Required work:
The output must match the entries below exactly.

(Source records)
=== Section Start ===
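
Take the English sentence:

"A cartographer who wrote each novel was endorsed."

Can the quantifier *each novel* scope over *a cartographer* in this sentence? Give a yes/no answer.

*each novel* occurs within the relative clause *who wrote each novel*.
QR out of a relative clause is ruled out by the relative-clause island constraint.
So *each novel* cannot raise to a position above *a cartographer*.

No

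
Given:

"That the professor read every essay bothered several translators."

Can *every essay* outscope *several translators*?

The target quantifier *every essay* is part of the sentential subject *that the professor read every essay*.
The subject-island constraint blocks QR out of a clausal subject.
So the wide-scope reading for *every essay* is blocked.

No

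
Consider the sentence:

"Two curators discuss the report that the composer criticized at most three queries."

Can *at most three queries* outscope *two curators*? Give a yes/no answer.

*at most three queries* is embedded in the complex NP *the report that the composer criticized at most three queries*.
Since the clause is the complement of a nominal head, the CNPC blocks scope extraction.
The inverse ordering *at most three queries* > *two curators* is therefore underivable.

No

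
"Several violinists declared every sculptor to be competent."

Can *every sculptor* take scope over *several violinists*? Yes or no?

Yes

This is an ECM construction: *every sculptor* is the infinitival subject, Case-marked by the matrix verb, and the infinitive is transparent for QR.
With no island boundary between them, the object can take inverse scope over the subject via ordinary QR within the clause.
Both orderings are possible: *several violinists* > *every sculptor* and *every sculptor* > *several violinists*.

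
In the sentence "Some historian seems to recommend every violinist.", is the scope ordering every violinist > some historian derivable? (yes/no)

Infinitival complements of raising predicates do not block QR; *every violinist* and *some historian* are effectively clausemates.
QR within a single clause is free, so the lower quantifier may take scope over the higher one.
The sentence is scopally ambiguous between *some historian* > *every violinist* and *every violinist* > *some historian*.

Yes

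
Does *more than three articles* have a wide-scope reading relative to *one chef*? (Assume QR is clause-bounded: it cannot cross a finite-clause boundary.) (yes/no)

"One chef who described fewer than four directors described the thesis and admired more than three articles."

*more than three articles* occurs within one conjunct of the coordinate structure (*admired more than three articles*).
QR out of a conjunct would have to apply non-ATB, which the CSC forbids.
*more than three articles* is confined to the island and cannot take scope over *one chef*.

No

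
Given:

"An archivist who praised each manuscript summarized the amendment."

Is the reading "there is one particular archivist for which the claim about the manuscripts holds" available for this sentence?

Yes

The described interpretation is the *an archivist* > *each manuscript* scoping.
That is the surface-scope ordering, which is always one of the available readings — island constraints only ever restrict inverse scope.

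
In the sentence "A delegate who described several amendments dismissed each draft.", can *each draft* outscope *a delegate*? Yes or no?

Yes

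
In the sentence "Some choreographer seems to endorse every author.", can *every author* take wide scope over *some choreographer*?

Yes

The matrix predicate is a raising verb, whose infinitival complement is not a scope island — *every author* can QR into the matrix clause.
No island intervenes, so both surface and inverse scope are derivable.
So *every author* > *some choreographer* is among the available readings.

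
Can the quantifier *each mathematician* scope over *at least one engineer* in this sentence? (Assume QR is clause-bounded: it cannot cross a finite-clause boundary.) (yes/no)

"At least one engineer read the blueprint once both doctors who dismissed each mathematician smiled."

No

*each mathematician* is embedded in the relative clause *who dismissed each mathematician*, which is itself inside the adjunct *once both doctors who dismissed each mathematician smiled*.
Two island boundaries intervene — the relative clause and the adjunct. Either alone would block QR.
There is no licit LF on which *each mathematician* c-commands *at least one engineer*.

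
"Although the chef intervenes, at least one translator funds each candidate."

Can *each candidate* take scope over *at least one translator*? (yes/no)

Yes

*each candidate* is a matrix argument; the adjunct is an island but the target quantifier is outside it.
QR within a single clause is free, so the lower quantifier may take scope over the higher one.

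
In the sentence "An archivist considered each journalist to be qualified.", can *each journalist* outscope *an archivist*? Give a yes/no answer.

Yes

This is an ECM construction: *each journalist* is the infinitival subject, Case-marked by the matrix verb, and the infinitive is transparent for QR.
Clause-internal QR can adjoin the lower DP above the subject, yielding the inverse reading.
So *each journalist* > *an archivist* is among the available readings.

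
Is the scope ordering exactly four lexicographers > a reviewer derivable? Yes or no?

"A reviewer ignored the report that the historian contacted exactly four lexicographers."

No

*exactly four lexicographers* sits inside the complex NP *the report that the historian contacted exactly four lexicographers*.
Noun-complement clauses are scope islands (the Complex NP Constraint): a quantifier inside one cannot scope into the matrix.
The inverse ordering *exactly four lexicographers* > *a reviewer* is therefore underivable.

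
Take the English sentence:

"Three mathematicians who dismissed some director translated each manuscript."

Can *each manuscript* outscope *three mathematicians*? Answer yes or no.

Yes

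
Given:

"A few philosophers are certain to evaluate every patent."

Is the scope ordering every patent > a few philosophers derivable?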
=== Section End ===
Task solution:
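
Take the English sentence:

"A cartographer who wrote each novel was endorsed."

Can the quantifier *each novel* scope over *a cartographer* in this sentence? Give a yes/no answer.

*each novel* occurs within the relative clause *who wrote each novel*.
QR out of a relative clause is ruled out by the relative-clause island constraint.
So *each novel* cannot raise to a position above *a cartographer*.

No

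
Given:

"That the professor read every essay bothered several translators."

Can *every essay* outscope *several translators*?

The target quantifier *every essay* is part of the sentential subject *that the professor read every essay*.
The subject-island constraint blocks QR out of a clausal subject.
So the wide-scope reading for *every essay* is blocked.

No

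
Consider the sentence:

"Two curators discuss the report that the composer criticized at most three queries."

Can *at most three queries* outscope *two curators*? Give a yes/no answer.

*at most three queries* is embedded in the complex NP *the report that the composer criticized at most three queries*.
Since the clause is the complement of a nominal head, the CNPC blocks scope extraction.
The inverse ordering *at most three queries* > *two curators* is therefore underivable.

No

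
"Several violinists declared every sculptor to be competent."

Can *every sculptor* take scope over *several violinists*? Yes or no?

Yes

This is an ECM construction: *every sculptor* is the infinitival subject, Case-marked by the matrix verb, and the infinitive is transparent for QR.
With no island boundary between them, the object can take inverse scope over the subject via ordinary QR within the clause.
Both orderings are possible: *several violinists* > *every sculptor* and *every sculptor* > *several violinists*.

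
In the sentence "Some historian seems to recommend every violinist.", is the scope ordering every violinist > some historian derivable? (yes/no)

Infinitival complements of raising predicates do not block QR; *every violinist* and *some historian* are effectively clausemates.
QR within a single clause is free, so the lower quantifier may take scope over the higher one.
The sentence is scopally ambiguous between *some historian* > *every violinist* and *every violinist* > *some historian*.

Yes

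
Does *more than three articles* have a wide-scope reading relative to *one chef*? (Assume QR is clause-bounded: it cannot cross a finite-clause boundary.) (yes/no)

"One chef who described fewer than four directors described the thesis and admired more than three articles."

*more than three articles* occurs within one conjunct of the coordinate structure (*admired more than three articles*).
QR out of a conjunct would have to apply non-ATB, which the CSC forbids.
*more than three articles* is confined to the island and cannot take scope over *one chef*.

No

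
Given:

"An archivist who praised each manuscript summarized the amendment."

Is the reading "there is one particular archivist for which the claim about the manuscripts holds" available for this sentence?

Yes

The described interpretation is the *an archivist* > *each manuscript* scoping.
That is the surface-scope ordering, which is always one of the available readings — island constraints only ever restrict inverse scope.

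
In the sentence "A delegate who described several amendments dismissed each draft.", can *each draft* outscope *a delegate*? Yes or no?

Yes

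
In the sentence "Some choreographer seems to endorse every author.", can *every author* take wide scope over *some choreographer*?

Yes

The matrix predicate is a raising verb, whose infinitival complement is not a scope island — *every author* can QR into the matrix clause.
No island intervenes, so both surface and inverse scope are derivable.
So *every author* > *some choreographer* is among the available readings.

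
Can the quantifier *each mathematician* scope over *at least one engineer* in this sentence? (Assume QR is clause-bounded: it cannot cross a finite-clause boundary.) (yes/no)

"At least one engineer read the blueprint once both doctors who dismissed each mathematician smiled."

No

*each mathematician* is embedded in the relative clause *who dismissed each mathematician*, which is itself inside the adjunct *once both doctors who dismissed each mathematician smiled*.
Two island boundaries intervene — the relative clause and the adjunct. Either alone would block QR.
There is no licit LF on which *each mathematician* c-commands *at least one engineer*.

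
"Although the chef intervenes, at least one translator funds each candidate."

Can *each candidate* take scope over *at least one translator*? (yes/no)

Yes

*each candidate* is a matrix argument; the adjunct is an island but the target quantifier is outside it.
QR within a single clause is free, so the lower quantifier may take scope over the higher one.

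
In the sentence "An archivist considered each journalist to be qualified.", can *each journalist* outscope *an archivist*? Give a yes/no answer.

Yes

This is an ECM construction: *each journalist* is the infinitival subject, Case-marked by the matrix verb, and the infinitive is transparent for QR.
Clause-internal QR can adjoin the lower DP above the subject, yielding the inverse reading.
So *each journalist* > *an archivist* is among the available readings.

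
Is the scope ordering exactly four lexicographers > a reviewer derivable? Yes or no?

"A reviewer ignored the report that the historian contacted exactly four lexicographers."

No

*exactly four lexicographers* sits inside the complex NP *the report that the historian contacted exactly four lexicographers*.
Noun-complement clauses are scope islands (the Complex NP Constraint): a quantifier inside one cannot scope into the matrix.
The inverse ordering *exactly four lexicographers* > *a reviewer* is therefore underivable.

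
Take the English sentence:

"Three mathematicians who dismissed some director translated each manuscript."

Can *each manuscript* outscope *three mathematicians*? Answer yes or no.

Yes

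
Given:

"A few philosophers are certain to evaluate every patent."

Is the scope ordering every patent > a few philosophers derivable?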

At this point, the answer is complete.